### TASK INSTRUCTIONS
Down to the final line, reproduce the entries that follow exactly.

### TASK INPUT
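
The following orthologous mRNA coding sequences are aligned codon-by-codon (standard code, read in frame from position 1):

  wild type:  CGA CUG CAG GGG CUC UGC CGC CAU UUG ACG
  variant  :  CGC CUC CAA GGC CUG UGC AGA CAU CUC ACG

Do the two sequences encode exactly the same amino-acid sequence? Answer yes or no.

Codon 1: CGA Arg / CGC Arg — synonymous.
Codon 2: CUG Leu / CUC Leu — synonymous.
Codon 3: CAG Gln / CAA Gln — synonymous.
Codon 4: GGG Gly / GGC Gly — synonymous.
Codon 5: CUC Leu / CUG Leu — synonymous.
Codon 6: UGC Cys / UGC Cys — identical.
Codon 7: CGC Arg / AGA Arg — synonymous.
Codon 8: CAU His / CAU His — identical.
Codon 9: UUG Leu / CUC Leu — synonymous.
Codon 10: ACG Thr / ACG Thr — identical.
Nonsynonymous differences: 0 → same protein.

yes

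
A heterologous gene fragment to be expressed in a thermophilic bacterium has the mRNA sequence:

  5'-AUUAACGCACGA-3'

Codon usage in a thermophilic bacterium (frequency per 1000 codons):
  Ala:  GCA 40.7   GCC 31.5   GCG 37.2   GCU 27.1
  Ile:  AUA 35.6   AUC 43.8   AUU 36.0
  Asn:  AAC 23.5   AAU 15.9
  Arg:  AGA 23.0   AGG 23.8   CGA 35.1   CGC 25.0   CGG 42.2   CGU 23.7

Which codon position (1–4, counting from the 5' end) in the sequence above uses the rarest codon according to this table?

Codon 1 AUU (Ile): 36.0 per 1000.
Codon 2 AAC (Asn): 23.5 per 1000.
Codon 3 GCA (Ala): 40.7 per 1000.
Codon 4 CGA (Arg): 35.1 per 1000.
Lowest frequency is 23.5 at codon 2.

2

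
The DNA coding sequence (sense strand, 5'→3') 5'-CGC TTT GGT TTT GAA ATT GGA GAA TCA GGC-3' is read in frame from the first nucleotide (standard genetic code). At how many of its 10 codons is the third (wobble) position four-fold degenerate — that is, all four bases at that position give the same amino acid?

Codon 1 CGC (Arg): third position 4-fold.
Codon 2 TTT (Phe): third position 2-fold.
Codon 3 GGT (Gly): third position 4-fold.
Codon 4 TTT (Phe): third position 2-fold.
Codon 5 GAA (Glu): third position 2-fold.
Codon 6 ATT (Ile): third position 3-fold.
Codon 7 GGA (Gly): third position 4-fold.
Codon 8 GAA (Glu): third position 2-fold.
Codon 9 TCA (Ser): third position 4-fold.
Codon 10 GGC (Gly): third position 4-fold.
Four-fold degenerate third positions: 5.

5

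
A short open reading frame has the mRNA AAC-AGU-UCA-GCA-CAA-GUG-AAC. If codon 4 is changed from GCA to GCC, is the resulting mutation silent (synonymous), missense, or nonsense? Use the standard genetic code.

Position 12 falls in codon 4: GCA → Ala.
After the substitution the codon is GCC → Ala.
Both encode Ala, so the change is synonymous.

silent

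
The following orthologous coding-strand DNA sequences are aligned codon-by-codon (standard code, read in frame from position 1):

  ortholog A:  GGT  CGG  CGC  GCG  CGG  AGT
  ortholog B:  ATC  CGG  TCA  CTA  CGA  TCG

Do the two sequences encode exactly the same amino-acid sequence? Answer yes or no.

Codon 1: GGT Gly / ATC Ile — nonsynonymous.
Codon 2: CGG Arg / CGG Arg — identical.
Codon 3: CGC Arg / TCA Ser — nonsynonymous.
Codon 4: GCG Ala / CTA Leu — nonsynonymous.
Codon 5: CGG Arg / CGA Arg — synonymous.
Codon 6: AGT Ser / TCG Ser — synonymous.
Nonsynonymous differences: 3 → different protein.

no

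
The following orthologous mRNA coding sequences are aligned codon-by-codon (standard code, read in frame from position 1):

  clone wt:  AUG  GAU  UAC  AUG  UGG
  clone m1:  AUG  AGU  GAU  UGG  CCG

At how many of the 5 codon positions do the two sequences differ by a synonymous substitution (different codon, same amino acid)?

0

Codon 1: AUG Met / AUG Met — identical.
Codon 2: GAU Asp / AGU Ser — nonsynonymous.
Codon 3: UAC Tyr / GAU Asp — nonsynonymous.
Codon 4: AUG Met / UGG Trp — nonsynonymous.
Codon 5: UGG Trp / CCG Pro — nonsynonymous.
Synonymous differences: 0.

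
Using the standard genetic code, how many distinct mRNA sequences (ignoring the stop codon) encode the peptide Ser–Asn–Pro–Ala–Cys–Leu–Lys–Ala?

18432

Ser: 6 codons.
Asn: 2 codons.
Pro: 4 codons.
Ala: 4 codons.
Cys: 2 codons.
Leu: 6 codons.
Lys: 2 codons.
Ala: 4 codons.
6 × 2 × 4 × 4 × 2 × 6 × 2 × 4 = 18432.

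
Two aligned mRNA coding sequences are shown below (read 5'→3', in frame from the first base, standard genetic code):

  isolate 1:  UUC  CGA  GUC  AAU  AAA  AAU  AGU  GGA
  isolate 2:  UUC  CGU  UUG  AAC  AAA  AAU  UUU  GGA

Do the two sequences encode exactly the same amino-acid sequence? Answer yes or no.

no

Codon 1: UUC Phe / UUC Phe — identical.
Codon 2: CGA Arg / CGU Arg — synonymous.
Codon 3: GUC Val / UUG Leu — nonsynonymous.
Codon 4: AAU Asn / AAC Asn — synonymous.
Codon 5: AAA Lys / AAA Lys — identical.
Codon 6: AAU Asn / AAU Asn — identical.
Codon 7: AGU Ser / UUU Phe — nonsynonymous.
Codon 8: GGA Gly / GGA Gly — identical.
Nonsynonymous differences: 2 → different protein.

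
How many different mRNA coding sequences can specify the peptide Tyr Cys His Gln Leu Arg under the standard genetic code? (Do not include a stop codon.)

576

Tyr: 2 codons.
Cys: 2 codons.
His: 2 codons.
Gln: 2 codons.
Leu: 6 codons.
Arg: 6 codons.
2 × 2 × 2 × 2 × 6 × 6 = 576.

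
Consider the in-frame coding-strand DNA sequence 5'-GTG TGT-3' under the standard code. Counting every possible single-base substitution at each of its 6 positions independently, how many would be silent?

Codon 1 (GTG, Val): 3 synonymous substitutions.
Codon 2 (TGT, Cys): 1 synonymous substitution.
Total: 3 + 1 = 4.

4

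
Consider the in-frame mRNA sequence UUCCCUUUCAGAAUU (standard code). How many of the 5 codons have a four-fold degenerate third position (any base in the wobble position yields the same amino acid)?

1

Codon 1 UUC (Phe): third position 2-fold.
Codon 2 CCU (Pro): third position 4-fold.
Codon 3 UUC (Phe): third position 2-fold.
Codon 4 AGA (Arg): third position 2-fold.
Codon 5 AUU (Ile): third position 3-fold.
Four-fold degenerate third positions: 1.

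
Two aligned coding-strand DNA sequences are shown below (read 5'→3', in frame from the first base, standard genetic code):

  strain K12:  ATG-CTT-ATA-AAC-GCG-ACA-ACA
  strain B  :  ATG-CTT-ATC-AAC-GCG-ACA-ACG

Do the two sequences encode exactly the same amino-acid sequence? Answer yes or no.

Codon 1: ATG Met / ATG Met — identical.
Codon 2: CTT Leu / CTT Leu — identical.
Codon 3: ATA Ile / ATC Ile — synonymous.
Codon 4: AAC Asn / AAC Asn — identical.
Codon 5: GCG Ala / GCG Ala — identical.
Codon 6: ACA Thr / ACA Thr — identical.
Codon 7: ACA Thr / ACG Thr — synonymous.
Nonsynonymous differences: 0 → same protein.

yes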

### SOLUTION
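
The following orthologous mRNA coding sequences are aligned codon-by-codon (standard code, read in frame from position 1):

  wild type:  CGA CUG CAG GGG CUC UGC CGC CAU UUG ACG
  variant  :  CGC CUC CAA GGC CUG UGC AGA CAU CUC ACG

Do the two sequences encode exactly the same amino-acid sequence? Answer yes or no.

Codon 1: CGA Arg / CGC Arg — synonymous.
Codon 2: CUG Leu / CUC Leu — synonymous.
Codon 3: CAG Gln / CAA Gln — synonymous.
Codon 4: GGG Gly / GGC Gly — synonymous.
Codon 5: CUC Leu / CUG Leu — synonymous.
Codon 6: UGC Cys / UGC Cys — identical.
Codon 7: CGC Arg / AGA Arg — synonymous.
Codon 8: CAU His / CAU His — identical.
Codon 9: UUG Leu / CUC Leu — synonymous.
Codon 10: ACG Thr / ACG Thr — identical.
Nonsynonymous differences: 0 → same protein.

yes

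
A heterologous gene fragment to be expressed in a thermophilic bacterium has the mRNA sequence:

  5'-AUUAACGCACGA-3'

Codon usage in a thermophilic bacterium (frequency per 1000 codons):
  Ala:  GCA 40.7   GCC 31.5   GCG 37.2   GCU 27.1
  Ile:  AUA 35.6   AUC 43.8   AUU 36.0
  Asn:  AAC 23.5   AAU 15.9
  Arg:  AGA 23.0   AGG 23.8   CGA 35.1   CGC 25.0   CGG 42.2   CGU 23.7

Which codon position (1–4, counting from the 5' end) in the sequence above uses the rarest codon according to this table?

Codon 1 AUU (Ile): 36.0 per 1000.
Codon 2 AAC (Asn): 23.5 per 1000.
Codon 3 GCA (Ala): 40.7 per 1000.
Codon 4 CGA (Arg): 35.1 per 1000.
Lowest frequency is 23.5 at codon 2.

2

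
The DNA coding sequence (sense strand, 5'→3') 5'-CGC TTT GGT TTT GAA ATT GGA GAA TCA GGC-3' is read in frame from the first nucleotide (standard genetic code). At how many of its 10 codons is the third (wobble) position four-fold degenerate — that is, all four bases at that position give the same amino acid?

Codon 1 CGC (Arg): third position 4-fold.
Codon 2 TTT (Phe): third position 2-fold.
Codon 3 GGT (Gly): third position 4-fold.
Codon 4 TTT (Phe): third position 2-fold.
Codon 5 GAA (Glu): third position 2-fold.
Codon 6 ATT (Ile): third position 3-fold.
Codon 7 GGA (Gly): third position 4-fold.
Codon 8 GAA (Glu): third position 2-fold.
Codon 9 TCA (Ser): third position 4-fold.
Codon 10 GGC (Gly): third position 4-fold.
Four-fold degenerate third positions: 5.

5

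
A short open reading frame has the mRNA AAC-AGU-UCA-GCA-CAA-GUG-AAC. If codon 4 is changed from GCA to GCC, is the resulting mutation silent (synonymous), missense, or nonsense? Use the standard genetic code.

Position 12 falls in codon 4: GCA → Ala.
After the substitution the codon is GCC → Ala.
Both encode Ala, so the change is synonymous.

silent

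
The following orthologous coding-strand DNA sequences are aligned codon-by-codon (standard code, read in frame from position 1):

  ortholog A:  GGT  CGG  CGC  GCG  CGG  AGT
  ortholog B:  ATC  CGG  TCA  CTA  CGA  TCG

Do the two sequences encode exactly the same amino-acid sequence? Answer yes or no.

Codon 1: GGT Gly / ATC Ile — nonsynonymous.
Codon 2: CGG Arg / CGG Arg — identical.
Codon 3: CGC Arg / TCA Ser — nonsynonymous.
Codon 4: GCG Ala / CTA Leu — nonsynonymous.
Codon 5: CGG Arg / CGA Arg — synonymous.
Codon 6: AGT Ser / TCG Ser — synonymous.
Nonsynonymous differences: 3 → different protein.

no

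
The following orthologous mRNA coding sequences are aligned codon-by-codon (standard code, read in frame from position 1):

  clone wt:  AUG  GAU  UAC  AUG  UGG
  clone m1:  AUG  AGU  GAU  UGG  CCG

At how many of the 5 codon positions do the two sequences differ by a synonymous substitution (different codon, same amino acid)?

0

Codon 1: AUG Met / AUG Met — identical.
Codon 2: GAU Asp / AGU Ser — nonsynonymous.
Codon 3: UAC Tyr / GAU Asp — nonsynonymous.
Codon 4: AUG Met / UGG Trp — nonsynonymous.
Codon 5: UGG Trp / CCG Pro — nonsynonymous.
Synonymous differences: 0.

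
Using the standard genetic code, how many distinct mRNA sequences (ignoring the stop codon) encode the peptide Ser–Asn–Pro–Ala–Cys–Leu–Lys–Ala?

18432

Ser: 6 codons.
Asn: 2 codons.
Pro: 4 codons.
Ala: 4 codons.
Cys: 2 codons.
Leu: 6 codons.
Lys: 2 codons.
Ala: 4 codons.
6 × 2 × 4 × 4 × 2 × 6 × 2 × 4 = 18432.

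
Two aligned mRNA coding sequences are shown below (read 5'→3', in frame from the first base, standard genetic code):

  isolate 1:  UUC  CGA  GUC  AAU  AAA  AAU  AGU  GGA
  isolate 2:  UUC  CGU  UUG  AAC  AAA  AAU  UUU  GGA

Do the two sequences encode exactly the same amino-acid sequence? Answer yes or no.

no

Codon 1: UUC Phe / UUC Phe — identical.
Codon 2: CGA Arg / CGU Arg — synonymous.
Codon 3: GUC Val / UUG Leu — nonsynonymous.
Codon 4: AAU Asn / AAC Asn — synonymous.
Codon 5: AAA Lys / AAA Lys — identical.
Codon 6: AAU Asn / AAU Asn — identical.
Codon 7: AGU Ser / UUU Phe — nonsynonymous.
Codon 8: GGA Gly / GGA Gly — identical.
Nonsynonymous differences: 2 → different protein.

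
How many different mRNA coding sequences can specify the peptide Tyr Cys His Gln Leu Arg under the standard genetic code? (Do not include a stop codon.)

576

Tyr: 2 codons.
Cys: 2 codons.
His: 2 codons.
Gln: 2 codons.
Leu: 6 codons.
Arg: 6 codons.
2 × 2 × 2 × 2 × 6 × 6 = 576.

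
Consider the in-frame coding-strand DNA sequence 5'-GTG TGT-3' under the standard code. Counting every possible single-base substitution at each of its 6 positions independently, how many would be silent?

Codon 1 (GTG, Val): 3 synonymous substitutions.
Codon 2 (TGT, Cys): 1 synonymous substitution.
Total: 3 + 1 = 4.

4

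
Consider the in-frame mRNA sequence UUCCCUUUCAGAAUU (standard code). How many of the 5 codons have a four-fold degenerate third position (any base in the wobble position yields the same amino acid)?

1

Codon 1 UUC (Phe): third position 2-fold.
Codon 2 CCU (Pro): third position 4-fold.
Codon 3 UUC (Phe): third position 2-fold.
Codon 4 AGA (Arg): third position 2-fold.
Codon 5 AUU (Ile): third position 3-fold.
Four-fold degenerate third positions: 1.

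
Two aligned coding-strand DNA sequences are shown below (read 5'→3', in frame from the first base, standard genetic code):

  strain K12:  ATG-CTT-ATA-AAC-GCG-ACA-ACA
  strain B  :  ATG-CTT-ATC-AAC-GCG-ACA-ACG

Do the two sequences encode exactly the same amino-acid sequence? Answer yes or no.

Codon 1: ATG Met / ATG Met — identical.
Codon 2: CTT Leu / CTT Leu — identical.
Codon 3: ATA Ile / ATC Ile — synonymous.
Codon 4: AAC Asn / AAC Asn — identical.
Codon 5: GCG Ala / GCG Ala — identical.
Codon 6: ACA Thr / ACA Thr — identical.
Codon 7: ACA Thr / ACG Thr — synonymous.
Nonsynonymous differences: 0 → same protein.

yes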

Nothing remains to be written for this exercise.